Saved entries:
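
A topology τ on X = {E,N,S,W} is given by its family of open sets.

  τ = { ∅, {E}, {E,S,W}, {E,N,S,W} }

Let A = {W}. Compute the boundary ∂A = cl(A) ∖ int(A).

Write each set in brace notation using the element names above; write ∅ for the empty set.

{N,S,W}

interior: largest open inside A is ∅ (from ∅)
cl via duality: int({E,N,S}) = {E}, so X∖{E} = {N,S,W}
cl∖int = {N,S,W}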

### Task to complete:
Each line from the one holding "cl(A) ∖ int(A)." through the last line of the data is to be transcribed exactly, with nothing else added.

### Exercise solution:
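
Let A = {W}. Compute the boundary ∂A = cl(A) ∖ int(A).

Write each set in brace notation using the element names above; write ∅ for the empty set.

{N,S,W}

interior: largest open inside A is ∅ (from ∅)
cl via duality: int({E,N,S}) = {E}, so X∖{E} = {N,S,W}
cl∖int = {N,S,W}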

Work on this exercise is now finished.